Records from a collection
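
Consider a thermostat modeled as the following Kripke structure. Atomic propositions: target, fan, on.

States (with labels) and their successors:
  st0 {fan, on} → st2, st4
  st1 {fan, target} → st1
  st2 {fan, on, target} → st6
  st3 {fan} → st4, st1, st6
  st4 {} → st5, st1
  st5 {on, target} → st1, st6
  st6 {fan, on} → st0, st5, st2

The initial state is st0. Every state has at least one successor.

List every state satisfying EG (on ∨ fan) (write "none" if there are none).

States satisfying on ∨ fan: {st0, st1, st2, st3, st5, st6}.
States satisfying EG (on ∨ fan): {st0, st1, st2, st3, st5, st6}.

{st0, st1, st2, st3, st5, st6}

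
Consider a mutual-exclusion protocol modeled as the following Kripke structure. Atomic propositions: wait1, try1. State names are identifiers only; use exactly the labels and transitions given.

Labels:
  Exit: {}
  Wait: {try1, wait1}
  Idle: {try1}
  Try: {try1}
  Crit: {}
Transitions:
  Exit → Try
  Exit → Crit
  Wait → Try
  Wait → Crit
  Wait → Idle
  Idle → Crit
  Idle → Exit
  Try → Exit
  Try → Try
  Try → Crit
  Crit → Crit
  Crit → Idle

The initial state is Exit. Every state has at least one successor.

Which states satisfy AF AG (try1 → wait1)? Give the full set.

States satisfying AG (try1 → wait1): ∅.
States satisfying AF AG (try1 → wait1): ∅.

none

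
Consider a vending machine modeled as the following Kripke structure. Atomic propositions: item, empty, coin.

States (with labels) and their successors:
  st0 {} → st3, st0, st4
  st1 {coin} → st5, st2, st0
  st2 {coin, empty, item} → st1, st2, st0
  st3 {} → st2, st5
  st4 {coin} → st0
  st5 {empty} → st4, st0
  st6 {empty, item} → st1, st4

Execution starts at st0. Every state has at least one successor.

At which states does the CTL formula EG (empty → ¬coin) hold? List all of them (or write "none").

States satisfying empty → ¬coin: {st0, st1, st3, st4, st5, st6}.
States satisfying EG (empty → ¬coin): {st0, st1, st3, st4, st5, st6}.

{st0, st1, st3, st4, st5, st6}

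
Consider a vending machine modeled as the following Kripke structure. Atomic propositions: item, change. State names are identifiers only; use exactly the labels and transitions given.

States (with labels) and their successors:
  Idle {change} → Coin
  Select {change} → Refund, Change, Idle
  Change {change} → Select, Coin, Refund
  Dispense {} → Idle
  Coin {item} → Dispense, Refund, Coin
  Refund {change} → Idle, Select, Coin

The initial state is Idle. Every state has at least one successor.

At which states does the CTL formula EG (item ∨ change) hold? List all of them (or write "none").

{Idle, Select, Change, Coin, Refund}

States satisfying item ∨ change: {Idle, Select, Change, Coin, Refund}.
States satisfying EG (item ∨ change): {Idle, Select, Change, Coin, Refund}.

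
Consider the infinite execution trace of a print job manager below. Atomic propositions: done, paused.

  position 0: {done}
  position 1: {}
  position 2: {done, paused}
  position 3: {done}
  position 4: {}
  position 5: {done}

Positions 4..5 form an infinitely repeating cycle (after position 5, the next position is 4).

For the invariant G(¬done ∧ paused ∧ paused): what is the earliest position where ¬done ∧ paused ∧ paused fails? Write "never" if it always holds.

0

At position 0 the labels are {done}, so ¬done ∧ paused ∧ paused is false there. This is the first violation.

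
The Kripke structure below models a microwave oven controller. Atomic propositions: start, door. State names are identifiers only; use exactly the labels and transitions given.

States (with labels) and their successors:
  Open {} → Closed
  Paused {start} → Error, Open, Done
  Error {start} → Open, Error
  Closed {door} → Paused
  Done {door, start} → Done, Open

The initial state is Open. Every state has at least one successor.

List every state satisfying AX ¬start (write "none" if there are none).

States satisfying ¬start: {Open, Closed}.
States satisfying AX ¬start: {Open}.

{Open}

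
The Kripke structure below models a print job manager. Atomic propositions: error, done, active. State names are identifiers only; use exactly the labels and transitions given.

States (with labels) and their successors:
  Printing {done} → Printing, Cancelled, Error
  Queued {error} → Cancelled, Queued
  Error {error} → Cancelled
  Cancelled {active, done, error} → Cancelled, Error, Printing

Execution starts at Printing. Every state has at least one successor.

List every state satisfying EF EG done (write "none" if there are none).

{Printing, Queued, Error, Cancelled}

States satisfying EG done: {Printing, Cancelled}.
States satisfying EF EG done: {Printing, Queued, Error, Cancelled}.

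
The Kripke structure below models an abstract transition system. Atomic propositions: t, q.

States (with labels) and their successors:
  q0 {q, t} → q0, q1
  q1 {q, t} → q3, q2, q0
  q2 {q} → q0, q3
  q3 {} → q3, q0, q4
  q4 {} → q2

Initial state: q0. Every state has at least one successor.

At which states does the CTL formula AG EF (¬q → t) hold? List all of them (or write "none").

States satisfying EF (¬q → t): {q0, q1, q2, q3, q4}.
States satisfying AG EF (¬q → t): {q0, q1, q2, q3, q4}.

{q0, q1, q2, q3, q4}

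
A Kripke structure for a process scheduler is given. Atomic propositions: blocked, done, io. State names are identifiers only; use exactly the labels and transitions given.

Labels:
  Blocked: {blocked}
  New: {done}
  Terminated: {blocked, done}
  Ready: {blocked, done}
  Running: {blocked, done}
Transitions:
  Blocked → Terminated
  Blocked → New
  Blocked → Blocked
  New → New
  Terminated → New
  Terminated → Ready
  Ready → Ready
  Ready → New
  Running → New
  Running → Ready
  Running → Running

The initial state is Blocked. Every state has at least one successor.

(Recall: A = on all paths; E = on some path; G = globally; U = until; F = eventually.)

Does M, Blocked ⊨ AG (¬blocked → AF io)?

Violated

States satisfying ¬blocked → AF io: {Blocked, Terminated, Ready, Running}.
States satisfying AG (¬blocked → AF io): ∅.
New is reachable from Blocked and violates ¬blocked → AF io, so AG fails at Blocked.
Blocked ∉ Sat(AG (¬blocked → AF io)).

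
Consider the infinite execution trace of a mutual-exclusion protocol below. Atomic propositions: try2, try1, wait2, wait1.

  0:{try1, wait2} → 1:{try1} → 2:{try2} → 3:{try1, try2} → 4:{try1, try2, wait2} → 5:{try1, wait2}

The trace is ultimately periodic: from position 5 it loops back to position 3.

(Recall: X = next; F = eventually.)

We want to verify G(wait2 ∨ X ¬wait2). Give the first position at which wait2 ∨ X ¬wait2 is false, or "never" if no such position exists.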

_Activity_: Give back the data above word for word.

_Response_:
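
Consider a thermostat modeled as the following Kripke structure. Atomic propositions: target, fan, on.

States (with labels) and their successors:
  st0 {fan, on} → st2, st4
  st1 {fan, target} → st1
  st2 {fan, on, target} → st6
  st3 {fan} → st4, st1, st6
  st4 {} → st5, st1
  st5 {on, target} → st1, st6
  st6 {fan, on} → st0, st5, st2

The initial state is st0. Every state has at least one successor.

List every state satisfying EG (on ∨ fan) (write "none" if there are none).

States satisfying on ∨ fan: {st0, st1, st2, st3, st5, st6}.
States satisfying EG (on ∨ fan): {st0, st1, st2, st3, st5, st6}.

{st0, st1, st2, st3, st5, st6}

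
Consider a mutual-exclusion protocol modeled as the following Kripke structure. Atomic propositions: wait1, try1. State names are identifiers only; use exactly the labels and transitions given.

Labels:
  Exit: {}
  Wait: {try1, wait1}
  Idle: {try1}
  Try: {try1}
  Crit: {}
Transitions:
  Exit → Try
  Exit → Crit
  Wait → Try
  Wait → Crit
  Wait → Idle
  Idle → Crit
  Idle → Exit
  Try → Exit
  Try → Try
  Try → Crit
  Crit → Crit
  Crit → Idle

The initial state is Exit. Every state has at least one successor.

Which states satisfy AF AG (try1 → wait1)? Give the full set.

States satisfying AG (try1 → wait1): ∅.
States satisfying AF AG (try1 → wait1): ∅.

none

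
Consider a vending machine modeled as the following Kripke structure. Atomic propositions: item, empty, coin.

States (with labels) and their successors:
  st0 {} → st3, st0, st4
  st1 {coin} → st5, st2, st0
  st2 {coin, empty, item} → st1, st2, st0
  st3 {} → st2, st5
  st4 {coin} → st0
  st5 {empty} → st4, st0
  st6 {empty, item} → st1, st4

Execution starts at st0. Every state has at least one successor.

At which states does the CTL formula EG (empty → ¬coin) hold? List all of them (or write "none").

States satisfying empty → ¬coin: {st0, st1, st3, st4, st5, st6}.
States satisfying EG (empty → ¬coin): {st0, st1, st3, st4, st5, st6}.

{st0, st1, st3, st4, st5, st6}

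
Consider a vending machine modeled as the following Kripke structure. Atomic propositions: item, change. State names are identifiers only; use exactly the labels and transitions given.

States (with labels) and their successors:
  Idle {change} → Coin
  Select {change} → Refund, Change, Idle
  Change {change} → Select, Coin, Refund
  Dispense {} → Idle
  Coin {item} → Dispense, Refund, Coin
  Refund {change} → Idle, Select, Coin

The initial state is Idle. Every state has at least one successor.

At which states does the CTL formula EG (item ∨ change) hold? List all of them (or write "none").

{Idle, Select, Change, Coin, Refund}

States satisfying item ∨ change: {Idle, Select, Change, Coin, Refund}.
States satisfying EG (item ∨ change): {Idle, Select, Change, Coin, Refund}.

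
Consider the infinite execution trace of a print job manager below. Atomic propositions: done, paused.

  position 0: {done}
  position 1: {}
  position 2: {done, paused}
  position 3: {done}
  position 4: {}
  position 5: {done}

Positions 4..5 form an infinitely repeating cycle (after position 5, the next position is 4).

For the invariant G(¬done ∧ paused ∧ paused): what is the earliest position where ¬done ∧ paused ∧ paused fails? Write "never" if it always holds.

0

At position 0 the labels are {done}, so ¬done ∧ paused ∧ paused is false there. This is the first violation.

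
The Kripke structure below models a microwave oven controller. Atomic propositions: start, door. State names are identifiers only; use exactly the labels and transitions given.

States (with labels) and their successors:
  Open {} → Closed
  Paused {start} → Error, Open, Done
  Error {start} → Open, Error
  Closed {door} → Paused
  Done {door, start} → Done, Open

The initial state is Open. Every state has at least one successor.

List every state satisfying AX ¬start (write "none" if there are none).

States satisfying ¬start: {Open, Closed}.
States satisfying AX ¬start: {Open}.

{Open}

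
The Kripke structure below models a print job manager. Atomic propositions: error, done, active. State names are identifiers only; use exactly the labels and transitions given.

States (with labels) and their successors:
  Printing {done} → Printing, Cancelled, Error
  Queued {error} → Cancelled, Queued
  Error {error} → Cancelled
  Cancelled {active, done, error} → Cancelled, Error, Printing

Execution starts at Printing. Every state has at least one successor.

List every state satisfying EF EG done (write "none" if there are none).

{Printing, Queued, Error, Cancelled}

States satisfying EG done: {Printing, Cancelled}.
States satisfying EF EG done: {Printing, Queued, Error, Cancelled}.

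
The Kripke structure below models an abstract transition system. Atomic propositions: t, q.

States (with labels) and their successors:
  q0 {q, t} → q0, q1
  q1 {q, t} → q3, q2, q0
  q2 {q} → q0, q3
  q3 {} → q3, q0, q4
  q4 {} → q2

Initial state: q0. Every state has at least one successor.

At which states does the CTL formula AG EF (¬q → t) hold? List all of them (or write "none").

States satisfying EF (¬q → t): {q0, q1, q2, q3, q4}.
States satisfying AG EF (¬q → t): {q0, q1, q2, q3, q4}.

{q0, q1, q2, q3, q4}

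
A Kripke structure for a process scheduler is given. Atomic propositions: blocked, done, io. State names are identifiers only; use exactly the labels and transitions given.

Labels:
  Blocked: {blocked}
  New: {done}
  Terminated: {blocked, done}
  Ready: {blocked, done}
  Running: {blocked, done}
Transitions:
  Blocked → Terminated
  Blocked → New
  Blocked → Blocked
  New → New
  Terminated → New
  Terminated → Ready
  Ready → Ready
  Ready → New
  Running → New
  Running → Ready
  Running → Running

The initial state is Blocked. Every state has at least one successor.

(Recall: A = on all paths; E = on some path; G = globally; U = until; F = eventually.)

Does M, Blocked ⊨ AG (¬blocked → AF io)?

Violated

States satisfying ¬blocked → AF io: {Blocked, Terminated, Ready, Running}.
States satisfying AG (¬blocked → AF io): ∅.
New is reachable from Blocked and violates ¬blocked → AF io, so AG fails at Blocked.
Blocked ∉ Sat(AG (¬blocked → AF io)).

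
Consider the infinite execution trace of a mutual-exclusion protocol below. Atomic propositions: try2, try1, wait2, wait1.

  0:{try1, wait2} → 1:{try1} → 2:{try2} → 3:{try1, try2} → 4:{try1, try2, wait2} → 5:{try1, wait2}

The trace is ultimately periodic: from position 5 it loops back to position 3.

(Recall: X = next; F = eventually.)

We want to verify G(wait2 ∨ X ¬wait2). Give the first position at which wait2 ∨ X ¬wait2 is false, or "never" if no such position exists.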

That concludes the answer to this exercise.